Action item> The answer must consist of every line below that holds the word "facing".

** Material to process follows **

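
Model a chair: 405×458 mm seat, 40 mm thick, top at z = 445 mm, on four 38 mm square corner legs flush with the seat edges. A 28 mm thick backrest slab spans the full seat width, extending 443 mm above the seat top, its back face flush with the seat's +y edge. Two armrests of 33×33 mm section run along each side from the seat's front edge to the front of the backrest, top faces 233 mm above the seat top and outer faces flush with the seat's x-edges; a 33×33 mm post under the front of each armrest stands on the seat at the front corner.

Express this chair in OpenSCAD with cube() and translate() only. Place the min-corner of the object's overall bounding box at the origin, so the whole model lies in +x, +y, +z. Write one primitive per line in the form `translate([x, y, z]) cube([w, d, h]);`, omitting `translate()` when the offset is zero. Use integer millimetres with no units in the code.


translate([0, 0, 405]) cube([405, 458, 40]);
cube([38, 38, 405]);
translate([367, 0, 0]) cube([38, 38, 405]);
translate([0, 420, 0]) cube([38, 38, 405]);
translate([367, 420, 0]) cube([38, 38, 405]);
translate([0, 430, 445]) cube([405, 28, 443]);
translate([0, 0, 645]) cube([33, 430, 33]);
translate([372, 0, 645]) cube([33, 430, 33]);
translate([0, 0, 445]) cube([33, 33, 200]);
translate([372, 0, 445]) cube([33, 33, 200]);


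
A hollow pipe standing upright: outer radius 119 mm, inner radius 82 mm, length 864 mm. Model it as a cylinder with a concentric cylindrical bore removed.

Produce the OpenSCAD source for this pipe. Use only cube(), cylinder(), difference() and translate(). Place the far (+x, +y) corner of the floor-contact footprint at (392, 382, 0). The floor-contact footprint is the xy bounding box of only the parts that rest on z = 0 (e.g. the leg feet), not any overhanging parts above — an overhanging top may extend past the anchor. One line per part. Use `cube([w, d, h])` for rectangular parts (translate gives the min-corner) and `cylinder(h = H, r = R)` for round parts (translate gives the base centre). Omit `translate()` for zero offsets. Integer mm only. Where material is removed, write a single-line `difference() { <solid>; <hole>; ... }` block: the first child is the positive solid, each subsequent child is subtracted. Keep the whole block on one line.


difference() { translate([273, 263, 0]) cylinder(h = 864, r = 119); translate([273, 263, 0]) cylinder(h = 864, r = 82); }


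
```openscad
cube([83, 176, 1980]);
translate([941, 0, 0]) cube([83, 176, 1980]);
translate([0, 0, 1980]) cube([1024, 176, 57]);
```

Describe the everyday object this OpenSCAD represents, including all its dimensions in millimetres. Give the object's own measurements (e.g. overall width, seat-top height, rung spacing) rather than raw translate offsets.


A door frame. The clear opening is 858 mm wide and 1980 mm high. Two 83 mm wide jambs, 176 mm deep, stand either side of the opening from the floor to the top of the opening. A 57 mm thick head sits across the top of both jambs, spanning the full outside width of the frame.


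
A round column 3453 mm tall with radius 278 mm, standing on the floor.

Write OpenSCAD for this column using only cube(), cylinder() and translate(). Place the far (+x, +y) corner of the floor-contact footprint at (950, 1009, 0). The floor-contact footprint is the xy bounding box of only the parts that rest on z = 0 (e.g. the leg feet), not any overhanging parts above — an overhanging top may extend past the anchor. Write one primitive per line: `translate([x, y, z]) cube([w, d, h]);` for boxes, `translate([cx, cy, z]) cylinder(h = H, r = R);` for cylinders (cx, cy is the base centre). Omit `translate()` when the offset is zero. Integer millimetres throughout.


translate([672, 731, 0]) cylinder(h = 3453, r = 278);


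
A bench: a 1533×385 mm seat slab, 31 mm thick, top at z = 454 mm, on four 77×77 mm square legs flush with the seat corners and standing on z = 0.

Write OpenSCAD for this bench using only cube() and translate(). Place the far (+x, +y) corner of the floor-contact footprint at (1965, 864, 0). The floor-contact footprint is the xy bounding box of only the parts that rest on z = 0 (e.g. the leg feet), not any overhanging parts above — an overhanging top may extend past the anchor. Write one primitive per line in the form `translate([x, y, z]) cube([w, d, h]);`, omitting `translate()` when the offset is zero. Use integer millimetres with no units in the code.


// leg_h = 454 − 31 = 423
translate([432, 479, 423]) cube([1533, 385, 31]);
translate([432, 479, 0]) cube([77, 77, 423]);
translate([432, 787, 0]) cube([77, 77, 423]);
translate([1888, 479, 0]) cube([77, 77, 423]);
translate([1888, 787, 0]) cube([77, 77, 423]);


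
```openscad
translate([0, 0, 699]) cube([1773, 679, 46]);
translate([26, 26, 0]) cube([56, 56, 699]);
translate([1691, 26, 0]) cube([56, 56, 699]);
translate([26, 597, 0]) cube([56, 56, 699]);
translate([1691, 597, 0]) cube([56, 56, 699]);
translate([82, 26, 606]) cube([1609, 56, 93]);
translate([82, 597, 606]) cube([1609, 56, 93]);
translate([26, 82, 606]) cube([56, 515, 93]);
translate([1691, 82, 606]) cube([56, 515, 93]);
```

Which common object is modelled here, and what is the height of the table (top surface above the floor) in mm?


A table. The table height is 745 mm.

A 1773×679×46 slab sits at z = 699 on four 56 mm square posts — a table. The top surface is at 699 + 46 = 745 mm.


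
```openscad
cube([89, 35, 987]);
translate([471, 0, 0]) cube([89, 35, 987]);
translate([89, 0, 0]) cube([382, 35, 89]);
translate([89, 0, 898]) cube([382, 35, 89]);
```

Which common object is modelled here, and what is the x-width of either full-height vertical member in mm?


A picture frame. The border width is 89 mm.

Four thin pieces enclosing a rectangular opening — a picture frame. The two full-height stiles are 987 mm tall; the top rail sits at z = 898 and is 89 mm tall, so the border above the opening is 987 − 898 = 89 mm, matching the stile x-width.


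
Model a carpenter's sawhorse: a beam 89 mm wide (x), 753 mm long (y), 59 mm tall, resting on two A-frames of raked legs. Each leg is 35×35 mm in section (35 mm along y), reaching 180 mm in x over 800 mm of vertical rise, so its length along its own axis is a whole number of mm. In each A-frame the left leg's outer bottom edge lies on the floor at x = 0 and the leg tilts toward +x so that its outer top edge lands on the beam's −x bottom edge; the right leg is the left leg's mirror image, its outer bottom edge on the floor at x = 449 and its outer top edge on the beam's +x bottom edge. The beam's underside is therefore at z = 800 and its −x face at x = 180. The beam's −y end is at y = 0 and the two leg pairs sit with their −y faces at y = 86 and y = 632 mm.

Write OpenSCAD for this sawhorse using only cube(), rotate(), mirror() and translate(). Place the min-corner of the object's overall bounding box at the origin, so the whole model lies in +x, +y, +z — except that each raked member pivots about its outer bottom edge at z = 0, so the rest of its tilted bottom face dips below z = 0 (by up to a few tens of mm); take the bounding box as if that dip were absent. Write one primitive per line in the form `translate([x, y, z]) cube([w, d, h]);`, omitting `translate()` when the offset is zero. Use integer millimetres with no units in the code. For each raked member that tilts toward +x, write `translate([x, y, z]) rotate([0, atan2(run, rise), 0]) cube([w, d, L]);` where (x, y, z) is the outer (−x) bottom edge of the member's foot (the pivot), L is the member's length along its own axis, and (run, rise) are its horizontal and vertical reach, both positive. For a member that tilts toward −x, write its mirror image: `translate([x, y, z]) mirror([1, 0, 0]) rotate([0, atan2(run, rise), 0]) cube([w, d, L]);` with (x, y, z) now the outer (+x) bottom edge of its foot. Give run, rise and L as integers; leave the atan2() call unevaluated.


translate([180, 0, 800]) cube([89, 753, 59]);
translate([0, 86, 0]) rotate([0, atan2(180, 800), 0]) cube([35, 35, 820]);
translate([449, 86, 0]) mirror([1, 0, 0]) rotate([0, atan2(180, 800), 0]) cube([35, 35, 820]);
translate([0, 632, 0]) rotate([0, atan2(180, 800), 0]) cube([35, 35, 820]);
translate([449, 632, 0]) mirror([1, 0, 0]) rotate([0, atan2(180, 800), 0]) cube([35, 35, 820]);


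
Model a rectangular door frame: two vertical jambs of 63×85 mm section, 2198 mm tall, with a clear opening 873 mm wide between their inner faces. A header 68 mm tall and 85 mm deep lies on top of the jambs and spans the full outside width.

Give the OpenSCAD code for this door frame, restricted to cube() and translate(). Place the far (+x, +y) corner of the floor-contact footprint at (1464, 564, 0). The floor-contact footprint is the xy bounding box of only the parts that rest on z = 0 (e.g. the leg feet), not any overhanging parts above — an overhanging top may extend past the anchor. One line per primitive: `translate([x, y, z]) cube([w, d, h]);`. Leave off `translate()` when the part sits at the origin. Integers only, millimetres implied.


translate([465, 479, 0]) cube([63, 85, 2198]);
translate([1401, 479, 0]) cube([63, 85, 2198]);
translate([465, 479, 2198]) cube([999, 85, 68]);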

** End of Material to process **
** Material to process follows **

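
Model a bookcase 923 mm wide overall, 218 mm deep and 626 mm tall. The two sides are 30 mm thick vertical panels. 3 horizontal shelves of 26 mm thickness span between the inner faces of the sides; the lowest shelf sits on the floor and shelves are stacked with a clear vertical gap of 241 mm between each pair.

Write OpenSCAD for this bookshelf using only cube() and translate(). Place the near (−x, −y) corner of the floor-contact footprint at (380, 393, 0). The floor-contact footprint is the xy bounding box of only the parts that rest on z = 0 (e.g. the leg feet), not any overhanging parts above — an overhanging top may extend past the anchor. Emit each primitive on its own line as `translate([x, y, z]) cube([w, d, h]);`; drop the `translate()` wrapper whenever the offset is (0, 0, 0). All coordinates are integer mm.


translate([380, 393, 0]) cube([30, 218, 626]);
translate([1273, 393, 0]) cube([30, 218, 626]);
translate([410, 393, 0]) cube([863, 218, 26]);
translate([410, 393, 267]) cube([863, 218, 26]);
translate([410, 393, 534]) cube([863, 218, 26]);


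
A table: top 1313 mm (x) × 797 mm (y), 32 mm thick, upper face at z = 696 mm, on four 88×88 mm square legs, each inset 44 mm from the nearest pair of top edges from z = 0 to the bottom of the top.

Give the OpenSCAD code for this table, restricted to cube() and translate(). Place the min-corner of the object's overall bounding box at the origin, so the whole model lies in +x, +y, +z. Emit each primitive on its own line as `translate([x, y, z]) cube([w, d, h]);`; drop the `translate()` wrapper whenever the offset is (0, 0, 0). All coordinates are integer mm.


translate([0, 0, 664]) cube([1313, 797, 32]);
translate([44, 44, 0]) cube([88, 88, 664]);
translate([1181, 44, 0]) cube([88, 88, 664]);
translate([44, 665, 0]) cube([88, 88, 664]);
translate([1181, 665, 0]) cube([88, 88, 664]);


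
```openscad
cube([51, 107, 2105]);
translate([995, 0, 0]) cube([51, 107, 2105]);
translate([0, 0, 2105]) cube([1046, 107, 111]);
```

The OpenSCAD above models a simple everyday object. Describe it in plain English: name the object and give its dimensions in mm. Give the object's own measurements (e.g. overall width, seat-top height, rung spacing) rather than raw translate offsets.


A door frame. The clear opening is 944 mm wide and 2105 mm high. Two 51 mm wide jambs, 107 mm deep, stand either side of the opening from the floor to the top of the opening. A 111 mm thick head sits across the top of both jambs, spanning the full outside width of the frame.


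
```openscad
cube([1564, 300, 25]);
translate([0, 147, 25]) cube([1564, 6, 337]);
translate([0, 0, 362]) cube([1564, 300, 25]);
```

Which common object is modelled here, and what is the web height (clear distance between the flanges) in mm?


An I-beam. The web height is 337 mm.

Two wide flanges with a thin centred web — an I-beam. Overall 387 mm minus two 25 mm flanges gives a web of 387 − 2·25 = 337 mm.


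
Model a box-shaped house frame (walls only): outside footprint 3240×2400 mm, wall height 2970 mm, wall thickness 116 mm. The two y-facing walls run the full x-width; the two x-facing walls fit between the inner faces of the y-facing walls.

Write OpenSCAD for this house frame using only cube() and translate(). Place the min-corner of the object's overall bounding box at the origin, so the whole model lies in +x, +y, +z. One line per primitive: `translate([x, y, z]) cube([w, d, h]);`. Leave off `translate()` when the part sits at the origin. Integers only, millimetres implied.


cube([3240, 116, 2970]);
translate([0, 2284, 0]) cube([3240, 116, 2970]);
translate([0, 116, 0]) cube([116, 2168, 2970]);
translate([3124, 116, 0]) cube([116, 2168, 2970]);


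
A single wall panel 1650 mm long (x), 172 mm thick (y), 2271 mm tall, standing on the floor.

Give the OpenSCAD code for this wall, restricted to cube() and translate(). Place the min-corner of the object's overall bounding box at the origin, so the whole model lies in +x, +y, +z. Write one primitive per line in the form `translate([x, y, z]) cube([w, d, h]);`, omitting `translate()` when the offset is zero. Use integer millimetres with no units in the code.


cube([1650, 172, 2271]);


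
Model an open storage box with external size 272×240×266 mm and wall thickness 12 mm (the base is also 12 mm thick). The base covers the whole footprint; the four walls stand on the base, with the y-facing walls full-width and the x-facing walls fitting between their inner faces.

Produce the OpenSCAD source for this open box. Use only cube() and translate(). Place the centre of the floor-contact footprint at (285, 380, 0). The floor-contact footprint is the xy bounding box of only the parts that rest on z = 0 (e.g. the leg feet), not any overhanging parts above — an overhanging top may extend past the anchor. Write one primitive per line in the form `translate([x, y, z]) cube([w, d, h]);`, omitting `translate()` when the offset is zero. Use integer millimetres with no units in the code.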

** End of Material to process **
** Material to process follows **

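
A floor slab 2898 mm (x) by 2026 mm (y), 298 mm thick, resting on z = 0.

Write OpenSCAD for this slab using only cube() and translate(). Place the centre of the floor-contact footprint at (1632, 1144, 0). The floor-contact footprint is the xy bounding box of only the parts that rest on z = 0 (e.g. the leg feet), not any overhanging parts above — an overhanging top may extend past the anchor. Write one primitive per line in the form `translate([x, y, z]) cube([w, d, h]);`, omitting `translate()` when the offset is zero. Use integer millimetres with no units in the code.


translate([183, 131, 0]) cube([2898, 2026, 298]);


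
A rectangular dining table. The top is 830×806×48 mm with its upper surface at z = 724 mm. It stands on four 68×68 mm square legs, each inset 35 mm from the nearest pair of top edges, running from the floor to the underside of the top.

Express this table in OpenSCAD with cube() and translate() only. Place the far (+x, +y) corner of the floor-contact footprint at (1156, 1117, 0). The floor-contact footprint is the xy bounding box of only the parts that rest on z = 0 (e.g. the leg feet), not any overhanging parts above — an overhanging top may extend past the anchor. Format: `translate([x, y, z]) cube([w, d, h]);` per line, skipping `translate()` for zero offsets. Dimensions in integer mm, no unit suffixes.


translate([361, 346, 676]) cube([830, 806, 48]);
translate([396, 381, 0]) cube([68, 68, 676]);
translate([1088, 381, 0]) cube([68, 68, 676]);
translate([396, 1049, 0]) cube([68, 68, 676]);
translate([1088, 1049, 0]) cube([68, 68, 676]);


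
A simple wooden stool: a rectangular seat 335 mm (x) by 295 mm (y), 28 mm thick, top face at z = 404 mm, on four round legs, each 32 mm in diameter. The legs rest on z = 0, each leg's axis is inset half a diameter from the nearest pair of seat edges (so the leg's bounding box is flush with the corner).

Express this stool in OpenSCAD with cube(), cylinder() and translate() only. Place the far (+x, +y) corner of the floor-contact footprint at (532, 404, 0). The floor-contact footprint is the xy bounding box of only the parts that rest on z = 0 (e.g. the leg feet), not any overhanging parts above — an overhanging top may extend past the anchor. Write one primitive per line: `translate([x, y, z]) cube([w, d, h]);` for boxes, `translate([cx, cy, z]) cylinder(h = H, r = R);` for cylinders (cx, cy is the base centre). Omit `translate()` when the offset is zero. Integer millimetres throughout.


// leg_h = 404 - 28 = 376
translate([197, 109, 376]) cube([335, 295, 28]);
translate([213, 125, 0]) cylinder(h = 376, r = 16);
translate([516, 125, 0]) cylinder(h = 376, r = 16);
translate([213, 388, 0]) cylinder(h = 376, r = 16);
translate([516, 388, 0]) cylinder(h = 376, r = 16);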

** End of Material to process **

Result below>
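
Model a box-shaped house frame (walls only): outside footprint 3240×2400 mm, wall height 2970 mm, wall thickness 116 mm. The two y-facing walls run the full x-width; the two x-facing walls fit between the inner faces of the y-facing walls.
Model an open storage box with external size 272×240×266 mm and wall thickness 12 mm (the base is also 12 mm thick). The base covers the whole footprint; the four walls stand on the base, with the y-facing walls full-width and the x-facing walls fitting between their inner faces.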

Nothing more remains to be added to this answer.